** Opening Records block **
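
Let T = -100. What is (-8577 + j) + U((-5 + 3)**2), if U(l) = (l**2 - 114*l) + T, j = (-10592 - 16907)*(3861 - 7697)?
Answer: 105477047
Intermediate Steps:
j = 105486164 (j = -27499*(-3836) = 105486164)
U(l) = -100 + l**2 - 114*l (U(l) = (l**2 - 114*l) - 100 = -100 + l**2 - 114*l)
(-8577 + j) + U((-5 + 3)**2) = (-8577 + 105486164) + (-100 + ((-5 + 3)**2)**2 - 114*(-5 + 3)**2) = 105477587 + (-100 + ((-2)**2)**2 - 114*(-2)**2) = 105477587 + (-100 + 4**2 - 114*4) = 105477587 + (-100 + 16 - 456) = 105477587 - 540 = 105477047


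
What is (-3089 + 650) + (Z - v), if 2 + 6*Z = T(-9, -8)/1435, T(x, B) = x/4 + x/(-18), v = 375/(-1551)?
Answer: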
** Closing Records block **
Each line between the start of the listing above and the line containing "Answer: 105477047", with both ends counted, is to be set down unchanged.

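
Let T = -100. What is (-8577 + j) + U((-5 + 3)**2), if U(l) = (l**2 - 114*l) + T, j = (-10592 - 16907)*(3861 - 7697)?
Answer: 105477047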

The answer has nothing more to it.